### [EXERCISE GOAL]
Go through the entries below and collect each line with the string "probing" in it.

· · ·

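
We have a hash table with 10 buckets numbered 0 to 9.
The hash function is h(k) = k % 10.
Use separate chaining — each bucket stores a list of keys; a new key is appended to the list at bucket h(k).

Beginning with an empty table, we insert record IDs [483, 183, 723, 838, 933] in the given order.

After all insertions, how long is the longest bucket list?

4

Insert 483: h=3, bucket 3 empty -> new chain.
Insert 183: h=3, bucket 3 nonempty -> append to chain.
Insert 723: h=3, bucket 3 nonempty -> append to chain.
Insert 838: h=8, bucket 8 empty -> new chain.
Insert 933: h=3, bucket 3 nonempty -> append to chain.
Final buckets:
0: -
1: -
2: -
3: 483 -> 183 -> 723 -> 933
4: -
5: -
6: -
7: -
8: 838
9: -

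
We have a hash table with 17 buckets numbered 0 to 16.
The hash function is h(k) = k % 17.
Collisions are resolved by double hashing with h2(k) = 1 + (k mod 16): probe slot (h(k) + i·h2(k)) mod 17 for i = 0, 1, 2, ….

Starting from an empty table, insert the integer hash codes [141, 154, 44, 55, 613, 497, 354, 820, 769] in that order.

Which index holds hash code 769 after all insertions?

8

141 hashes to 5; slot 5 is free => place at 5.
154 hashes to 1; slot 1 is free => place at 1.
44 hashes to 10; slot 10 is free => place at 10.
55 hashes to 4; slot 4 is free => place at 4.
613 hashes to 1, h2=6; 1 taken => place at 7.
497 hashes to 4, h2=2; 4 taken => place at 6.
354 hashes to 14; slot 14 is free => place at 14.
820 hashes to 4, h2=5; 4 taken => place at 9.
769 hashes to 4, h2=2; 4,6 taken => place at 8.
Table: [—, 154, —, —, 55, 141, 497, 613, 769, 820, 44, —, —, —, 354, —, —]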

· · ·

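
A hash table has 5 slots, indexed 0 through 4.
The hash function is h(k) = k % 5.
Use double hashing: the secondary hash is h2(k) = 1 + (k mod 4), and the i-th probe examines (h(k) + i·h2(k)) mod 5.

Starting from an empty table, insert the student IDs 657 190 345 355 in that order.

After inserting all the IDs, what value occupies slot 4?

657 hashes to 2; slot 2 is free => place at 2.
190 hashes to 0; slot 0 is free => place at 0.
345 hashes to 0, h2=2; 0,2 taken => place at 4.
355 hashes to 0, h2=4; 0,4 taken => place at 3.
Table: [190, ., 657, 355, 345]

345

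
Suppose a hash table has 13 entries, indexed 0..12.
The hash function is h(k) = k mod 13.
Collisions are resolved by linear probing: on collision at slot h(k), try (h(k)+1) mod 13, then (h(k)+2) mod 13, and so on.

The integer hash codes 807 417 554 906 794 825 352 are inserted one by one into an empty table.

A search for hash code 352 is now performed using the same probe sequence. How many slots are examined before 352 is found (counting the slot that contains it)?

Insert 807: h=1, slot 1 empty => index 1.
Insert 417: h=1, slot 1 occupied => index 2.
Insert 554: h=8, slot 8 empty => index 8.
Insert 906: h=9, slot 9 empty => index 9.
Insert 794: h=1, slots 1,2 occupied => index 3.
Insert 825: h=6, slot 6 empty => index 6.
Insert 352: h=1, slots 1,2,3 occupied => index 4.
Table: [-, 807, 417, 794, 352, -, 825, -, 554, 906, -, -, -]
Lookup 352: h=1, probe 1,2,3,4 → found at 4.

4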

· · ·

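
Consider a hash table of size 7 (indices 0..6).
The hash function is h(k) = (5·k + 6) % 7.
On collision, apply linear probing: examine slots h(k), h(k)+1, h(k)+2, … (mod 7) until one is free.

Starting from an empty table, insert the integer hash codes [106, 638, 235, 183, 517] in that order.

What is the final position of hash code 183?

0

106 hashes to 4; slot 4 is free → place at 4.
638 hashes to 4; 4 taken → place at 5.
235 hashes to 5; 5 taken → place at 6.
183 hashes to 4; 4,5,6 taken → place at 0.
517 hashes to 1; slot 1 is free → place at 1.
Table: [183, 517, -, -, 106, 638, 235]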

· · ·

### [ANSWER SPACE]
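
Collisions are resolved by linear probing: on collision at slot h(k), try (h(k)+1) mod 13, then (h(k)+2) mod 13, and so on.
On collision, apply linear probing: examine slots h(k), h(k)+1, h(k)+2, … (mod 7) until one is free.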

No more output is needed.